* [Action item] Among the records that follow, find the line with "P6: arrival=0, burst=14, priority=1" and the line with "P6 | 15 | 5 |". Set down those lines and all lines between them exactly, without adding anything.

(Beginning of Supplied data)

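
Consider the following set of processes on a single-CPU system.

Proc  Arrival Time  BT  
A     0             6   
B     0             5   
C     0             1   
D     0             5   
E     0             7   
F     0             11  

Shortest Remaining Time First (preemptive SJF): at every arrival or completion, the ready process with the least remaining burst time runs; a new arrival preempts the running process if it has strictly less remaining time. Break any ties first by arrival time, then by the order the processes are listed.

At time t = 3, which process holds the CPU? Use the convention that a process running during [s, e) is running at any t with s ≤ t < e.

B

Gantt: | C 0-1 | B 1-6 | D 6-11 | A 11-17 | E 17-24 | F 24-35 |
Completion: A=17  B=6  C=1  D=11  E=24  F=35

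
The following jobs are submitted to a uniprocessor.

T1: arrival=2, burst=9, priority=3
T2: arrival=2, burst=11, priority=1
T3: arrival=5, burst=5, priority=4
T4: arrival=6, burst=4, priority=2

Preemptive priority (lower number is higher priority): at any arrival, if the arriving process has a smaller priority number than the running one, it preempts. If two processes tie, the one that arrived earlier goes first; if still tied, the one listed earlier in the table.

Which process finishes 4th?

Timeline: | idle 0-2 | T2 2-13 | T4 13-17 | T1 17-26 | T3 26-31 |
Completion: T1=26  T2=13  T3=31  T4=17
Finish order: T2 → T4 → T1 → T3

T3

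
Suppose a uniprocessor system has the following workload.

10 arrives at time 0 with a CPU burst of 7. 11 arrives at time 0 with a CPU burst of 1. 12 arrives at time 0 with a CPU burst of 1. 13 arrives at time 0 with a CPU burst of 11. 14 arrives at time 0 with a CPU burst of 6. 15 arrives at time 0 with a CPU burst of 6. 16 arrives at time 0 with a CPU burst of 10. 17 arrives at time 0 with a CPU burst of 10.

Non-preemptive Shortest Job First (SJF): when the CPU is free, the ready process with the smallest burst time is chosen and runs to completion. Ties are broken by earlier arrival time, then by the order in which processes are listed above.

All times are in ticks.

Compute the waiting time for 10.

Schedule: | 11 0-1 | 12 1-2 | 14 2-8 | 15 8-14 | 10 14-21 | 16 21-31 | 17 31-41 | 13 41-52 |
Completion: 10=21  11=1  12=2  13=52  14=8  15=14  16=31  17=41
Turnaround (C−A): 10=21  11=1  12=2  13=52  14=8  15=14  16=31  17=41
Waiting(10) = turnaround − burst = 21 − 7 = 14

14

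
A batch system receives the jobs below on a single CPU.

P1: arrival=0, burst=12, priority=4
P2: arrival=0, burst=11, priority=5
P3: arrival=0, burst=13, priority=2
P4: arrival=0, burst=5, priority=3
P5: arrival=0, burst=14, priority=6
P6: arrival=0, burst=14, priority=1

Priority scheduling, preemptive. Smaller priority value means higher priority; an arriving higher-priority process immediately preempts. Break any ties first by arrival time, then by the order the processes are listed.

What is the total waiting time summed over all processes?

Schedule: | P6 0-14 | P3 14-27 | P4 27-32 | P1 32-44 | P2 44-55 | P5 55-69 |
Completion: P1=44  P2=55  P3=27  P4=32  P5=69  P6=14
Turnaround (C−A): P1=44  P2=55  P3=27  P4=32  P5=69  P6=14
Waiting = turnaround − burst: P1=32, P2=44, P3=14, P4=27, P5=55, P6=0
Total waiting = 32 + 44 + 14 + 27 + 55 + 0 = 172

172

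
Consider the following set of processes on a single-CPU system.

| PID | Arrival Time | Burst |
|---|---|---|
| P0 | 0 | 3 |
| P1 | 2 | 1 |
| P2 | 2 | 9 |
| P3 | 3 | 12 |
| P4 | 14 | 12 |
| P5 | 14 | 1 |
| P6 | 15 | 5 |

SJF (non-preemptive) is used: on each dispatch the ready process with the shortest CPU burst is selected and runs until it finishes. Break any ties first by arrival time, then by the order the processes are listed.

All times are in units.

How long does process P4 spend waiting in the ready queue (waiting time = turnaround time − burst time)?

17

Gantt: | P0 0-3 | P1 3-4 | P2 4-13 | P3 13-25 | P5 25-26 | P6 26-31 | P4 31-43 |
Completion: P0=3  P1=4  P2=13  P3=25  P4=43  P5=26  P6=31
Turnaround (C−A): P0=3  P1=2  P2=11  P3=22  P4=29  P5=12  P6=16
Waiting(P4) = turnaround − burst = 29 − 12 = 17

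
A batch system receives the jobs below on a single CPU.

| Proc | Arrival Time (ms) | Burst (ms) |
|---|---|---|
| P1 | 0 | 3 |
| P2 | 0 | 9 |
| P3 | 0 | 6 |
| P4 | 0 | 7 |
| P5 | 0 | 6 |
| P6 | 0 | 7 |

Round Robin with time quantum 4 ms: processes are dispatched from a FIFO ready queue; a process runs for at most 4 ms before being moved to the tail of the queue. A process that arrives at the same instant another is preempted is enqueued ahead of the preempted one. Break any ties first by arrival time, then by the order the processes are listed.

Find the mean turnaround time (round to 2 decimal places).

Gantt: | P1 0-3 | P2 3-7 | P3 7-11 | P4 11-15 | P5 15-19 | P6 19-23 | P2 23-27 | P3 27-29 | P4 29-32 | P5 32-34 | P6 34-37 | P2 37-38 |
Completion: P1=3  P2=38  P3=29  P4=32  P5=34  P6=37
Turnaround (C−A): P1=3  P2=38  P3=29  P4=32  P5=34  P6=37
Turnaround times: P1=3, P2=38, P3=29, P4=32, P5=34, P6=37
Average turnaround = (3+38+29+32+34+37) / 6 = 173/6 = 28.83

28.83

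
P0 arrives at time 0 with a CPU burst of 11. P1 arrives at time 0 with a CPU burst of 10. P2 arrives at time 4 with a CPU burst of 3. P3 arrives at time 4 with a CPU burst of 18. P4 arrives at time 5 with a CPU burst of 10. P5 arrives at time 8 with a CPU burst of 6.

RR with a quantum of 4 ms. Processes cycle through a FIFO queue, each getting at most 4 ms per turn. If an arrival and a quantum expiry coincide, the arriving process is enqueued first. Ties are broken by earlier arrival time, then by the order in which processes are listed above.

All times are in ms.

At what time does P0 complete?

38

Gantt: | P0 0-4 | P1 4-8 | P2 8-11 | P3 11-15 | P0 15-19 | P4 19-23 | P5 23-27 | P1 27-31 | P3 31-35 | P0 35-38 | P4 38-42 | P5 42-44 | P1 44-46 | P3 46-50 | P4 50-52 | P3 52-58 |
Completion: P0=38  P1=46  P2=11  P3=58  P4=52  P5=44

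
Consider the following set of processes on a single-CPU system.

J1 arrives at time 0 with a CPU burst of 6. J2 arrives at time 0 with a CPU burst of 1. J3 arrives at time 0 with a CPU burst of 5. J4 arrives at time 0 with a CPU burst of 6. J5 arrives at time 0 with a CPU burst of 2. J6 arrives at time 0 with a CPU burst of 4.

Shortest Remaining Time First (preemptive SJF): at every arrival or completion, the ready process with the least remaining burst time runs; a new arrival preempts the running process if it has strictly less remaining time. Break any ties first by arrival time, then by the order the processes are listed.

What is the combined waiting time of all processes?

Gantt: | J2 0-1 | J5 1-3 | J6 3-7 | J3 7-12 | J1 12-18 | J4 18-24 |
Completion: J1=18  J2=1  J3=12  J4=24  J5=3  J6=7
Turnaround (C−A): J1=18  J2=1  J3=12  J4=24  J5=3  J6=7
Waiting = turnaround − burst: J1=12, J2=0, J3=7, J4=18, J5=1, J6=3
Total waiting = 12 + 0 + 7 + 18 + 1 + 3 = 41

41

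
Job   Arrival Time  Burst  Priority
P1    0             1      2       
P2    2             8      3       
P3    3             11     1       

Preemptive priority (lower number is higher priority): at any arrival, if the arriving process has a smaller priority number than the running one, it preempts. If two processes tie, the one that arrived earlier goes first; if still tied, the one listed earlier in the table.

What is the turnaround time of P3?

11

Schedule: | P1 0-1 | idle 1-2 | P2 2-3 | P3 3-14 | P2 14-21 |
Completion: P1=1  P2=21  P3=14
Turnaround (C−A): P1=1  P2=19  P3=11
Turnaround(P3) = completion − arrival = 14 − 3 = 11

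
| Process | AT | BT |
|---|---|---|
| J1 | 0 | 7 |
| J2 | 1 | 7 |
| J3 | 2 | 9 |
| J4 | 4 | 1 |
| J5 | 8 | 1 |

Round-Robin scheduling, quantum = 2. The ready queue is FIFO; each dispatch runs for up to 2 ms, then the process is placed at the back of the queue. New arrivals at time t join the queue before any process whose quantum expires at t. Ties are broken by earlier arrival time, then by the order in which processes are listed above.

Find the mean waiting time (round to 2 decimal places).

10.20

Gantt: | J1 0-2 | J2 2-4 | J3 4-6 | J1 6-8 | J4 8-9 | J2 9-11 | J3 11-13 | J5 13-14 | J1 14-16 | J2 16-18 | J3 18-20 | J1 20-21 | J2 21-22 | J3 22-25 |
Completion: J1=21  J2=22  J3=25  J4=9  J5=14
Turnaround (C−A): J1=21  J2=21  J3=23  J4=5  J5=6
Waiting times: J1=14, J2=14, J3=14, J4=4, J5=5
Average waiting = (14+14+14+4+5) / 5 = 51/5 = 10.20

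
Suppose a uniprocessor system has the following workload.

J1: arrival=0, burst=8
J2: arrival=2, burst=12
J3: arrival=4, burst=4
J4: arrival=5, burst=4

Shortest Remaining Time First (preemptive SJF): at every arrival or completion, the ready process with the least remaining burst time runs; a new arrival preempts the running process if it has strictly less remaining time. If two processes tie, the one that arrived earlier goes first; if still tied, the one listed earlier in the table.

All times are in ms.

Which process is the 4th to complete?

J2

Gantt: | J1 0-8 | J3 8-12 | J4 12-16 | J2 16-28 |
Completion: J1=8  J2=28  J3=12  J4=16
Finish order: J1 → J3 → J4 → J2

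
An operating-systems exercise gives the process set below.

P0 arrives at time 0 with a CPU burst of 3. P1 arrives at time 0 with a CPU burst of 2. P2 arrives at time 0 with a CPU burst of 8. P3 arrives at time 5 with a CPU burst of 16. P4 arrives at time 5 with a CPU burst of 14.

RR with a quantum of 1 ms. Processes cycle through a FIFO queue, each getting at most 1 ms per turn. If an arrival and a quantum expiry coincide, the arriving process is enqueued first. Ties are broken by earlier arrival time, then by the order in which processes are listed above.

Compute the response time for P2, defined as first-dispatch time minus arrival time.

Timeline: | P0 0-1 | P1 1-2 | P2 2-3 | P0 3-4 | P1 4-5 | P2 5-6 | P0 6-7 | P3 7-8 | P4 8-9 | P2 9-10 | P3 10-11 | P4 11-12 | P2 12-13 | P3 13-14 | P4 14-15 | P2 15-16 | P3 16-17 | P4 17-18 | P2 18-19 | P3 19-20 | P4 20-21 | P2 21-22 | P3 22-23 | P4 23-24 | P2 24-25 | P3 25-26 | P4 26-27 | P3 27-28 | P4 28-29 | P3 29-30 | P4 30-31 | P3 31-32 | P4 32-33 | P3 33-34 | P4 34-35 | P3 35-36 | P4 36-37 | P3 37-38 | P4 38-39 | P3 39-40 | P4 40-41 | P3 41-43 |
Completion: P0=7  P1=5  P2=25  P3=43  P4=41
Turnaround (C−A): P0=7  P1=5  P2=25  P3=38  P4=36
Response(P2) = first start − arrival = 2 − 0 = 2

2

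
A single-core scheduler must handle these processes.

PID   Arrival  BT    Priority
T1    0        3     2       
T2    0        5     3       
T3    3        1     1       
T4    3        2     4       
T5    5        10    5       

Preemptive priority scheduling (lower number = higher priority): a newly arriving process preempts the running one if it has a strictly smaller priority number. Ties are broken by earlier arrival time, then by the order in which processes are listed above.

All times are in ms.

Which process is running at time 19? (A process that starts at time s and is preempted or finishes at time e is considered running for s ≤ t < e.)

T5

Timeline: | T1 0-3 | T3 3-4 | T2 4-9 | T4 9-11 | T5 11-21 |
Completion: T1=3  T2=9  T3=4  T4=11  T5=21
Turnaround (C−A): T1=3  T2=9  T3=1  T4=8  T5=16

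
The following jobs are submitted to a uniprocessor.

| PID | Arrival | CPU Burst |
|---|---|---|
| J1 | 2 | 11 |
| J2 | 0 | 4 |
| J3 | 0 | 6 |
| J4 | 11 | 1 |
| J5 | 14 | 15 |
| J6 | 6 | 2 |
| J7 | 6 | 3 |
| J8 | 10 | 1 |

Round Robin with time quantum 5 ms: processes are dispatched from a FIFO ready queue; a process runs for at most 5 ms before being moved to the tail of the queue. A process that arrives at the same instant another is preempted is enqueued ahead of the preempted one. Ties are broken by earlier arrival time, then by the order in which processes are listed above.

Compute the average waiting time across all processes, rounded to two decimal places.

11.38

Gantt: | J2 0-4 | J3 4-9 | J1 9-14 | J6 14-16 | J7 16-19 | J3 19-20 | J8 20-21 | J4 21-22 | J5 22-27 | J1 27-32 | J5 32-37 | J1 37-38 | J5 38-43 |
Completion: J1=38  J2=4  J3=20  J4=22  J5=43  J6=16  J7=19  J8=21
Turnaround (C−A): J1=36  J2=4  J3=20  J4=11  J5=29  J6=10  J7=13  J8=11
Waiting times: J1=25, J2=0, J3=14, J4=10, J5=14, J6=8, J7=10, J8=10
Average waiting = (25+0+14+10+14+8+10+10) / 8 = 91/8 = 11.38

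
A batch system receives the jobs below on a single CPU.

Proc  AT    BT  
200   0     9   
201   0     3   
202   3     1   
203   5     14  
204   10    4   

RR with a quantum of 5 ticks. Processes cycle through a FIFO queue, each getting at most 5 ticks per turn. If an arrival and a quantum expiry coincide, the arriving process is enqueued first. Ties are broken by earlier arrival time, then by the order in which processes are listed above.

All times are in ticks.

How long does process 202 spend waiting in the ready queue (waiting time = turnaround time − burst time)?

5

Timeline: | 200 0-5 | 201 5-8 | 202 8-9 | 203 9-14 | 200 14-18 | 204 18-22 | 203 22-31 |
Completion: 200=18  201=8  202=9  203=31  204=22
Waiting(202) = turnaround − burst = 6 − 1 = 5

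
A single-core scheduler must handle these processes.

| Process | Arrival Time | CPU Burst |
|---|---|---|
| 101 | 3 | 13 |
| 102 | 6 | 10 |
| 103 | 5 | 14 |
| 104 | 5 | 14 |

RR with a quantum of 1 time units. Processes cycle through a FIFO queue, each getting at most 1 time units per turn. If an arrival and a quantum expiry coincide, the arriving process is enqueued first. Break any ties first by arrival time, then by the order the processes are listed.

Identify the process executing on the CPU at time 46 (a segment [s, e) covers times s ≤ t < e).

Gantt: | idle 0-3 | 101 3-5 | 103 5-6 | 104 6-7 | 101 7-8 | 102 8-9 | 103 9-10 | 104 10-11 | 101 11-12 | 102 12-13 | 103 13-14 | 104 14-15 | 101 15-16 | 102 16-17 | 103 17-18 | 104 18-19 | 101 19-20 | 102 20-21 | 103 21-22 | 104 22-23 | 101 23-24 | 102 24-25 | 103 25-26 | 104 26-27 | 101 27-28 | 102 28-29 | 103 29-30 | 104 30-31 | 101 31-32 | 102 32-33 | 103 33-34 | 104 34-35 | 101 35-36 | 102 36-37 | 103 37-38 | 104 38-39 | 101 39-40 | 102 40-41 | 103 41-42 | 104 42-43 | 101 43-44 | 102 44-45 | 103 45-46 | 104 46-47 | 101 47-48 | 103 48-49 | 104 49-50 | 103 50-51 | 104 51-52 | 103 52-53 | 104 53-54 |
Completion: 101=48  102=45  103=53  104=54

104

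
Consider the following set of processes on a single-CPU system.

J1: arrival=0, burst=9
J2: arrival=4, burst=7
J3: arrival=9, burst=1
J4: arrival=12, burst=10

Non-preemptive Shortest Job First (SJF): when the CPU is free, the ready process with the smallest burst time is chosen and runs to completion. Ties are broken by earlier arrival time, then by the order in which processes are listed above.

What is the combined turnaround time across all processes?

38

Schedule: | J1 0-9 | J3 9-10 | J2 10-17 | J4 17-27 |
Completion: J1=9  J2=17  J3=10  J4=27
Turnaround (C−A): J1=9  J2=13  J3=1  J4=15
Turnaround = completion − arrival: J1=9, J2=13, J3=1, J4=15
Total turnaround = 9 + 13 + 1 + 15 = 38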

(End of Supplied data)

* [Completed task]
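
P6: arrival=0, burst=14, priority=1

Priority scheduling, preemptive. Smaller priority value means higher priority; an arriving higher-priority process immediately preempts. Break any ties first by arrival time, then by the order the processes are listed.

What is the total waiting time summed over all processes?

Schedule: | P6 0-14 | P3 14-27 | P4 27-32 | P1 32-44 | P2 44-55 | P5 55-69 |
Completion: P1=44  P2=55  P3=27  P4=32  P5=69  P6=14
Turnaround (C−A): P1=44  P2=55  P3=27  P4=32  P5=69  P6=14
Waiting = turnaround − burst: P1=32, P2=44, P3=14, P4=27, P5=55, P6=0
Total waiting = 32 + 44 + 14 + 27 + 55 + 0 = 172

172

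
Consider the following set of processes on a single-CPU system.

| PID | Arrival Time | Burst |
|---|---|---|
| P0 | 0 | 3 |
| P1 | 2 | 1 |
| P2 | 2 | 9 |
| P3 | 3 | 12 |
| P4 | 14 | 12 |
| P5 | 14 | 1 |
| P6 | 15 | 5 |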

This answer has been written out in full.